Segment Start: SUPPLIED RECORDS
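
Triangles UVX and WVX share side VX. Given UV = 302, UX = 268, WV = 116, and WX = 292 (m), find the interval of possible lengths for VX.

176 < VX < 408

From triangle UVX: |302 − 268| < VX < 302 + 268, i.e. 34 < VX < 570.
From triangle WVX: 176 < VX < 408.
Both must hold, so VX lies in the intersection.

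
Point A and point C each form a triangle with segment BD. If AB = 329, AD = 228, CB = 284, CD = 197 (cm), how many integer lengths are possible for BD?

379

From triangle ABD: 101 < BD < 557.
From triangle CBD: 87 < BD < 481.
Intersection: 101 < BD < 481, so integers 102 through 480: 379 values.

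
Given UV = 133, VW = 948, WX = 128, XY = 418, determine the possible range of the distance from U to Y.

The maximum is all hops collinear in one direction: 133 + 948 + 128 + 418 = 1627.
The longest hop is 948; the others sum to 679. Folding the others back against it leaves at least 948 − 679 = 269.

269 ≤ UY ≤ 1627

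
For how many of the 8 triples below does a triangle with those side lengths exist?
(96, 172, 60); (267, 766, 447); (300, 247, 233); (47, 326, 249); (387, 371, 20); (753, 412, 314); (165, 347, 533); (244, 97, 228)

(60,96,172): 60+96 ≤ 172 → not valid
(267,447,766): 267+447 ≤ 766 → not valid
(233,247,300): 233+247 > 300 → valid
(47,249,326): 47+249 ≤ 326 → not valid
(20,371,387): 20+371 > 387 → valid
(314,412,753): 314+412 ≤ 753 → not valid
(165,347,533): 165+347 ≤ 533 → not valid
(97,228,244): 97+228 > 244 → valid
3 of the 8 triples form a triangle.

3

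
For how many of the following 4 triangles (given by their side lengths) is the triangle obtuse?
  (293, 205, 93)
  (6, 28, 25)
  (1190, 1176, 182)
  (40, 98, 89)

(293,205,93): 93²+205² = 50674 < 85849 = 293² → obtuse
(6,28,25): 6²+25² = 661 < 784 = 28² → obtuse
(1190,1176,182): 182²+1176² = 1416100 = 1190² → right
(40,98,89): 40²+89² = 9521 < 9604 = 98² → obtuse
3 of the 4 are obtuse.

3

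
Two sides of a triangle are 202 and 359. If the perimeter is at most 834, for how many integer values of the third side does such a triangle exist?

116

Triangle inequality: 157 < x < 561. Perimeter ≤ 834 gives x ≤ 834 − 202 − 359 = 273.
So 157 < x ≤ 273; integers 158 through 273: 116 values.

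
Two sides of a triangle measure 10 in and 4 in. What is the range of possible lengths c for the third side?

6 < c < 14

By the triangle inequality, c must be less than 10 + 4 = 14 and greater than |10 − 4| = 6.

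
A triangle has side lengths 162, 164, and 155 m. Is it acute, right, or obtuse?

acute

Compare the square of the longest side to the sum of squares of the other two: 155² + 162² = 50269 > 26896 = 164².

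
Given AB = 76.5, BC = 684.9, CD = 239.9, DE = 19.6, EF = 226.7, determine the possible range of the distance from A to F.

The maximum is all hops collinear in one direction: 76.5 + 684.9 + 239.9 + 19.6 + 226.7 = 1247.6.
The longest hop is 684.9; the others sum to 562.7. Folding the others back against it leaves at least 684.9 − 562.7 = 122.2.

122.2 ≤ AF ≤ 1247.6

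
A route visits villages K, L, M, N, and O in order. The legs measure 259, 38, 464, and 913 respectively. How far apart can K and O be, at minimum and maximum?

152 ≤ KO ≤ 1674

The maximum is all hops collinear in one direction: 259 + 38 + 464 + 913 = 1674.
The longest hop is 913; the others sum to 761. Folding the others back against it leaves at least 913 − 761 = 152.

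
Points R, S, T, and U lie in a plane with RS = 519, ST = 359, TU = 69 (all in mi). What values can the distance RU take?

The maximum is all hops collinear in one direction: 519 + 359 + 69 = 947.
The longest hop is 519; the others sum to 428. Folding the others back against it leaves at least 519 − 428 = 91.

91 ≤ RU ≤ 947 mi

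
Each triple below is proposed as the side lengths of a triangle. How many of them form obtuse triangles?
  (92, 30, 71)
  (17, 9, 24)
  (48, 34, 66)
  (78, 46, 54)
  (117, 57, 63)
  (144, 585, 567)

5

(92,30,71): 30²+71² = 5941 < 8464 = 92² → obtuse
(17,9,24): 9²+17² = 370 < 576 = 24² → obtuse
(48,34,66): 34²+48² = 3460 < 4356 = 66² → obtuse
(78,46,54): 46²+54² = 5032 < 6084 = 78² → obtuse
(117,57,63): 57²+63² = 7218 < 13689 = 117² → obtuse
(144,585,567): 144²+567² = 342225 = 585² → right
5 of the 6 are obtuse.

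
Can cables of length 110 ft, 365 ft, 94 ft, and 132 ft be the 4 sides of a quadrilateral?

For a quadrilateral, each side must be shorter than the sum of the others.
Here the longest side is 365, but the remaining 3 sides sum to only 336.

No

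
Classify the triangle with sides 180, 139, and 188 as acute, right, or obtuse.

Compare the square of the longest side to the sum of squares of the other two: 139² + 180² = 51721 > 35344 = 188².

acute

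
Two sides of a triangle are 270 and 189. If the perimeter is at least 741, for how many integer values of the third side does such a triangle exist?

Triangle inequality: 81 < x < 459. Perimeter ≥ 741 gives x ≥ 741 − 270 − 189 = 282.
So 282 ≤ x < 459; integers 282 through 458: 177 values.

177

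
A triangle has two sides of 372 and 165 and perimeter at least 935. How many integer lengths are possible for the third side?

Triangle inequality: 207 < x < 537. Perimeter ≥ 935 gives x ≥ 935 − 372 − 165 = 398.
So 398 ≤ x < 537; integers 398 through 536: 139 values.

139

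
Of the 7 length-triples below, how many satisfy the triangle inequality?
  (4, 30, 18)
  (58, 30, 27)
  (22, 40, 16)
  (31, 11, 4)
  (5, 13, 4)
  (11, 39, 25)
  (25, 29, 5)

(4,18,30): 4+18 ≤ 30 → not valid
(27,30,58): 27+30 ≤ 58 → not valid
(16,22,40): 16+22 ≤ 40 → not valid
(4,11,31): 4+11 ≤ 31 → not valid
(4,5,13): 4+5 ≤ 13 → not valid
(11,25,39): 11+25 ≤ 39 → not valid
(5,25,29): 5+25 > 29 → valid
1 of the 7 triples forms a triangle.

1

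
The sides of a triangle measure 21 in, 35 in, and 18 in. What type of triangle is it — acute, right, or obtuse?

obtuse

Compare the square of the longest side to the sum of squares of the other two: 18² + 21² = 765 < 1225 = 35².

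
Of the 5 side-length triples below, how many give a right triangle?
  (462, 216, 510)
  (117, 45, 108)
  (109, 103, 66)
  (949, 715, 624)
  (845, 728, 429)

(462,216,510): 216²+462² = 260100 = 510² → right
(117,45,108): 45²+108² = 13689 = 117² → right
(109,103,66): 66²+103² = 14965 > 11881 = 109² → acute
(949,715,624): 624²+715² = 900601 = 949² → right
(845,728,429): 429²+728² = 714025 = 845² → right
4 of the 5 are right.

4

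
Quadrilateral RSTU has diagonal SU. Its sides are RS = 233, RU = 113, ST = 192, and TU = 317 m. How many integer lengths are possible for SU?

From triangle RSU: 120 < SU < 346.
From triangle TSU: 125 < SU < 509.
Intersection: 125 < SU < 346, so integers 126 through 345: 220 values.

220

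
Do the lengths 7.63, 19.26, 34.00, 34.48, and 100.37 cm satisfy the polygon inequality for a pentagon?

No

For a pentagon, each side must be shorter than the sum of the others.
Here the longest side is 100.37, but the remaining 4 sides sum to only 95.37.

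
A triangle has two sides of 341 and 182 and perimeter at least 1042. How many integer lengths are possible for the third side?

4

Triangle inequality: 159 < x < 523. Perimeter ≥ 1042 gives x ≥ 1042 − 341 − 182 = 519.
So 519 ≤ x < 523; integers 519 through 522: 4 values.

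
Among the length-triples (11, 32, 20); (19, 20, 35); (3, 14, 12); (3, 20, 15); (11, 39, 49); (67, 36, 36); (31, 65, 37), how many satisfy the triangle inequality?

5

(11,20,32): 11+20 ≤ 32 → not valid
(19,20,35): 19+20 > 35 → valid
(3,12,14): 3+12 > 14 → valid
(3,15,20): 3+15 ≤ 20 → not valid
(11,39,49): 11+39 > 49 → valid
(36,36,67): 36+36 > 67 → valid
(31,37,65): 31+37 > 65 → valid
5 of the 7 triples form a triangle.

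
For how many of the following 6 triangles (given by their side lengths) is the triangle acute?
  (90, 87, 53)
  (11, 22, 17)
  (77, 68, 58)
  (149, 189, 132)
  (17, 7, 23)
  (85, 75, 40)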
Segment End: SUPPLIED RECORDS
Segment Start: SUPPLIED RECORDS
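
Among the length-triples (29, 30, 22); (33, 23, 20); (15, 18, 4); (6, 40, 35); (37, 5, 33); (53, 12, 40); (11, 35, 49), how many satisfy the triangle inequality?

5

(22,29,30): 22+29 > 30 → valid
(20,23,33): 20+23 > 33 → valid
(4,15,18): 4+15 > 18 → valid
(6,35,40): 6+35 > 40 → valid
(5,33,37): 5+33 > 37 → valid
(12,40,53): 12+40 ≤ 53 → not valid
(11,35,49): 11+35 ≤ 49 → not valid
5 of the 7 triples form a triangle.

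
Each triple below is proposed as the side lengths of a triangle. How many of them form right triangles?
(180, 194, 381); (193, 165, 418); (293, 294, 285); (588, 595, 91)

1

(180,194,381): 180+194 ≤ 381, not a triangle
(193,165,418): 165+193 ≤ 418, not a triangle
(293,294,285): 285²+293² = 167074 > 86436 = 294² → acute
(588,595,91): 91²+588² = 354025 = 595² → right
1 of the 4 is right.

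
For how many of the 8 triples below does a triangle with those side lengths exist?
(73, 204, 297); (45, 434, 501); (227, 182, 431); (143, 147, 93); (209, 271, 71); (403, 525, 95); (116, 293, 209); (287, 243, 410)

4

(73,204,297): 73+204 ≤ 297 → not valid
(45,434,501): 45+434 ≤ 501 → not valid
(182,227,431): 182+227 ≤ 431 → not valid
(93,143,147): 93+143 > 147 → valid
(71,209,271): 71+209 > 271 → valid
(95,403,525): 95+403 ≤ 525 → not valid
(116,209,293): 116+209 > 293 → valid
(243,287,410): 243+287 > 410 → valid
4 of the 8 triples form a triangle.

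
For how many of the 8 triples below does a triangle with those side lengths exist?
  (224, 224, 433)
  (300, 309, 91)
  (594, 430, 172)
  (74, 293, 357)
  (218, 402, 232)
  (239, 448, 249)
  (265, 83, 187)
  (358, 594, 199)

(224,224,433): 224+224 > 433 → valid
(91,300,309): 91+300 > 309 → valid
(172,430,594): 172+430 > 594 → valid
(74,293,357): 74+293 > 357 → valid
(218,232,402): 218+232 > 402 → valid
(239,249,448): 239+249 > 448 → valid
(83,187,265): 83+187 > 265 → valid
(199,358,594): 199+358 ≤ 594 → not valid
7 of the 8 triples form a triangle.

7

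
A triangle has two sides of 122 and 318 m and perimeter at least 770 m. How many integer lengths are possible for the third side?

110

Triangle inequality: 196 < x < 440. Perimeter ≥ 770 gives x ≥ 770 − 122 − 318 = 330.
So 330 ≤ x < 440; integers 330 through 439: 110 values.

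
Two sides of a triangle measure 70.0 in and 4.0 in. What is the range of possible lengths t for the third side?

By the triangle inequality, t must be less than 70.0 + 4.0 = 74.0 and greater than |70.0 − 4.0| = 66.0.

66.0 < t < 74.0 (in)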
Segment End: SUPPLIED RECORDS
* _WHAT THIS TASK INVOLVES_:
Count how many lines above hold the word "them", then reply with that number alone.

* _COMPLETED EXERCISE_:
2